The data is to be retyped in full, exactly.

• _Dataset entries_

# # # # #

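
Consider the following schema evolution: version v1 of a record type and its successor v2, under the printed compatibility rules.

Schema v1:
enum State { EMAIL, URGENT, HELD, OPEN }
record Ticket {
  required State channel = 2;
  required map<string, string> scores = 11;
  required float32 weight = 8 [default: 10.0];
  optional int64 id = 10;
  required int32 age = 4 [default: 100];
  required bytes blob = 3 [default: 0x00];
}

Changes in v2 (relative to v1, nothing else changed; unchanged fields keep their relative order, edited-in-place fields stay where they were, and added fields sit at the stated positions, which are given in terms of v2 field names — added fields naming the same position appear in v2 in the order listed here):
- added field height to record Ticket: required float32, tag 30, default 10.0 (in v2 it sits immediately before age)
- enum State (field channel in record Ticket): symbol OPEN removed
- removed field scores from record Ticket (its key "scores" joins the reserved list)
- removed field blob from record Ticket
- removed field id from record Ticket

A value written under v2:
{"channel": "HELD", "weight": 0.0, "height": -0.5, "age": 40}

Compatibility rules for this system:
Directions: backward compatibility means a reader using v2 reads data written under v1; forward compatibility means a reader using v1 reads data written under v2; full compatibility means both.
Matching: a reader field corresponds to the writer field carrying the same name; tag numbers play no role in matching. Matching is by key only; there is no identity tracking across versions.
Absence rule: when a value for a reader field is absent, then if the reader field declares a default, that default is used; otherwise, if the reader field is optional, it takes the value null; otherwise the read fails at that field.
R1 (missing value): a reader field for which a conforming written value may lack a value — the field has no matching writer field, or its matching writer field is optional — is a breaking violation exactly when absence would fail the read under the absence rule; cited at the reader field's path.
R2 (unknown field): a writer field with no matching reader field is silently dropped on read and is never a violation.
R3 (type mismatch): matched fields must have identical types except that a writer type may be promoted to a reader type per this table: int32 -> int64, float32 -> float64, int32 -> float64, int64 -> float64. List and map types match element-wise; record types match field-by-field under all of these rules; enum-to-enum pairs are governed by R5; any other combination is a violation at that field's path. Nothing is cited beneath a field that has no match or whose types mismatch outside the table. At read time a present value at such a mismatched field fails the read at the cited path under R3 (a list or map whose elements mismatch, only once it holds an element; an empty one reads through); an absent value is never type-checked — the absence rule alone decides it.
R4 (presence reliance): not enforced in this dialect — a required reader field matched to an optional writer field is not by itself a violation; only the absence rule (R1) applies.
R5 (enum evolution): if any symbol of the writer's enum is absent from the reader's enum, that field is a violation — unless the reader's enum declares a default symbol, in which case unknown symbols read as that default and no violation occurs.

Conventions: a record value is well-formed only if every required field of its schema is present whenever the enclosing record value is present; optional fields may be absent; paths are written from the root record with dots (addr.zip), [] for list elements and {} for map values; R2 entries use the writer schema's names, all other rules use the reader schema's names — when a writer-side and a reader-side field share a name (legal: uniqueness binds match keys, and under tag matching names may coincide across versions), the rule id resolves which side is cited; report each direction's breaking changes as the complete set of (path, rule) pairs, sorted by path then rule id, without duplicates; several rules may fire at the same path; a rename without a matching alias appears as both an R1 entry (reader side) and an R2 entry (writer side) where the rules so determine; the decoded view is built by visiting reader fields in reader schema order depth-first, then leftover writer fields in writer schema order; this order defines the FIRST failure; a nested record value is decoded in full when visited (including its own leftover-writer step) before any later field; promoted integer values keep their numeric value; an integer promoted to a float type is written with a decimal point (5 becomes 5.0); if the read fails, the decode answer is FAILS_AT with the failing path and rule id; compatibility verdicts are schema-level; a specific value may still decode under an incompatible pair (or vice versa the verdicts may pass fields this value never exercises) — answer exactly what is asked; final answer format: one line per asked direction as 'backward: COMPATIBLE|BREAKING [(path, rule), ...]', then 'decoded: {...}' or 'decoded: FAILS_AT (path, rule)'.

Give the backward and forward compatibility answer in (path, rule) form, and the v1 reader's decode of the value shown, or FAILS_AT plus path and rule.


each type pair in Ticket: writer, then reader
backward on Ticket — v2 reading data written by v1:
  channel <- channel (State -> State, writer required)
  weight <- weight (float32 -> float32, writer required)
  height: no writer-side match
  age <- age (int32 -> int32, writer required)
  leftover writer field: scores
  leftover writer field: id
  leftover writer field: blob
  violation R5 at channel
  => backward verdict for Ticket: BREAKING, 1 violation(s)
forward on Ticket — v1 reading data written by v2:
  channel <- channel (State -> State, writer required)
  scores: no writer-side match
  weight <- weight (float32 -> float32, writer required)
  id: no writer-side match
  age <- age (int32 -> int32, writer required)
  blob: no writer-side match
  leftover writer field: height
  violation R1 at scores
  => forward verdict for Ticket: BREAKING, 1 violation(s)
decode walk for Ticket under reader schema v1:
  channel := "HELD"
  read fails at scores under R1 (no fill)
  => FAILS_AT (scores, R1)

backward: BREAKING [(channel, R5)]; forward: BREAKING [(scores, R1)]; decoded: FAILS_AT (scores, R1)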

# # # # #

• _Result of this task_
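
Consider the following schema evolution: version v1 of a record type and its successor v2, under the printed compatibility rules.

Schema v1:
enum State { EMAIL, URGENT, HELD, OPEN }
record Ticket {
  required State channel = 2;
  required map<string, string> scores = 11;
  required float32 weight = 8 [default: 10.0];
  optional int64 id = 10;
  required int32 age = 4 [default: 100];
  required bytes blob = 3 [default: 0x00];
}

Changes in v2 (relative to v1, nothing else changed; unchanged fields keep their relative order, edited-in-place fields stay where they were, and added fields sit at the stated positions, which are given in terms of v2 field names — added fields naming the same position appear in v2 in the order listed here):
- added field height to record Ticket: required float32, tag 30, default 10.0 (in v2 it sits immediately before age)
- enum State (field channel in record Ticket): symbol OPEN removed
- removed field scores from record Ticket (its key "scores" joins the reserved list)
- removed field blob from record Ticket
- removed field id from record Ticket

A value written under v2:
{"channel": "HELD", "weight": 0.0, "height": -0.5, "age": 40}

Compatibility rules for this system:
Directions: backward compatibility means a reader using v2 reads data written under v1; forward compatibility means a reader using v1 reads data written under v2; full compatibility means both.
Matching: a reader field corresponds to the writer field carrying the same name; tag numbers play no role in matching. Matching is by key only; there is no identity tracking across versions.
Absence rule: when a value for a reader field is absent, then if the reader field declares a default, that default is used; otherwise, if the reader field is optional, it takes the value null; otherwise the read fails at that field.
R1 (missing value): a reader field for which a conforming written value may lack a value — the field has no matching writer field, or its matching writer field is optional — is a breaking violation exactly when absence would fail the read under the absence rule; cited at the reader field's path.
R2 (unknown field): a writer field with no matching reader field is silently dropped on read and is never a violation.
R3 (type mismatch): matched fields must have identical types except that a writer type may be promoted to a reader type per this table: int32 -> int64, float32 -> float64, int32 -> float64, int64 -> float64. List and map types match element-wise; record types match field-by-field under all of these rules; enum-to-enum pairs are governed by R5; any other combination is a violation at that field's path. Nothing is cited beneath a field that has no match or whose types mismatch outside the table. At read time a present value at such a mismatched field fails the read at the cited path under R3 (a list or map whose elements mismatch, only once it holds an element; an empty one reads through); an absent value is never type-checked — the absence rule alone decides it.
R4 (presence reliance): not enforced in this dialect — a required reader field matched to an optional writer field is not by itself a violation; only the absence rule (R1) applies.
R5 (enum evolution): if any symbol of the writer's enum is absent from the reader's enum, that field is a violation — unless the reader's enum declares a default symbol, in which case unknown symbols read as that default and no violation occurs.

Conventions: a record value is well-formed only if every required field of its schema is present whenever the enclosing record value is present; optional fields may be absent; paths are written from the root record with dots (addr.zip), [] for list elements and {} for map values; R2 entries use the writer schema's names, all other rules use the reader schema's names — when a writer-side and a reader-side field share a name (legal: uniqueness binds match keys, and under tag matching names may coincide across versions), the rule id resolves which side is cited; report each direction's breaking changes as the complete set of (path, rule) pairs, sorted by path then rule id, without duplicates; several rules may fire at the same path; a rename without a matching alias appears as both an R1 entry (reader side) and an R2 entry (writer side) where the rules so determine; the decoded view is built by visiting reader fields in reader schema order depth-first, then leftover writer fields in writer schema order; this order defines the FIRST failure; a nested record value is decoded in full when visited (including its own leftover-writer step) before any later field; promoted integer values keep their numeric value; an integer promoted to a float type is written with a decimal point (5 becomes 5.0); if the read fails, the decode answer is FAILS_AT with the failing path and rule id; compatibility verdicts are schema-level; a specific value may still decode under an incompatible pair (or vice versa the verdicts may pass fields this value never exercises) — answer exactly what is asked; final answer format: one line per asked direction as 'backward: COMPATIBLE|BREAKING [(path, rule), ...]', then 'decoded: {...}' or 'decoded: FAILS_AT (path, rule)'.

Give the backward and forward compatibility answer in (path, rule) form, and the v1 reader's decode of the value shown, or FAILS_AT plus path and rule.


each type pair in Ticket: writer, then reader
backward on Ticket — v2 reading data written by v1:
  channel <- channel (State -> State, writer required)
  weight <- weight (float32 -> float32, writer required)
  height: no writer-side match
  age <- age (int32 -> int32, writer required)
  leftover writer field: scores
  leftover writer field: id
  leftover writer field: blob
  violation R5 at channel
  => backward verdict for Ticket: BREAKING, 1 violation(s)
forward on Ticket — v1 reading data written by v2:
  channel <- channel (State -> State, writer required)
  scores: no writer-side match
  weight <- weight (float32 -> float32, writer required)
  id: no writer-side match
  age <- age (int32 -> int32, writer required)
  blob: no writer-side match
  leftover writer field: height
  violation R1 at scores
  => forward verdict for Ticket: BREAKING, 1 violation(s)
decode walk for Ticket under reader schema v1:
  channel := "HELD"
  read fails at scores under R1 (no fill)
  => FAILS_AT (scores, R1)

backward: BREAKING [(channel, R5)]; forward: BREAKING [(scores, R1)]; decoded: FAILS_AT (scores, R1)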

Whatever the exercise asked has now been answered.